[Stored data]

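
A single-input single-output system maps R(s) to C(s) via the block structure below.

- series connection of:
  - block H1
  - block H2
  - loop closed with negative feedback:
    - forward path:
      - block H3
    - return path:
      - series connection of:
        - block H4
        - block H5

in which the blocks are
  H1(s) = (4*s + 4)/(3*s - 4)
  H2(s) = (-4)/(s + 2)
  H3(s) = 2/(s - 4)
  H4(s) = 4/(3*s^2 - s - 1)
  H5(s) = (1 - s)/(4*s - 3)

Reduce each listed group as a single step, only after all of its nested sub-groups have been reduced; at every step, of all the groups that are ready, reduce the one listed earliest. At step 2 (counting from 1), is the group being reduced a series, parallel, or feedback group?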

GOAL OF THE EXERCISE:
Copy out each line of the records where the word "single" appears.

EXERCISE ANSWER:
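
A single-input single-output system maps R(s) to C(s) via the block structure below.
Reduce each listed group as a single step, only after all of its nested sub-groups have been reduced; at every step, of all the groups that are ready, reduce the one listed earliest. At step 2 (counting from 1), is the group being reduced a series, parallel, or feedback group?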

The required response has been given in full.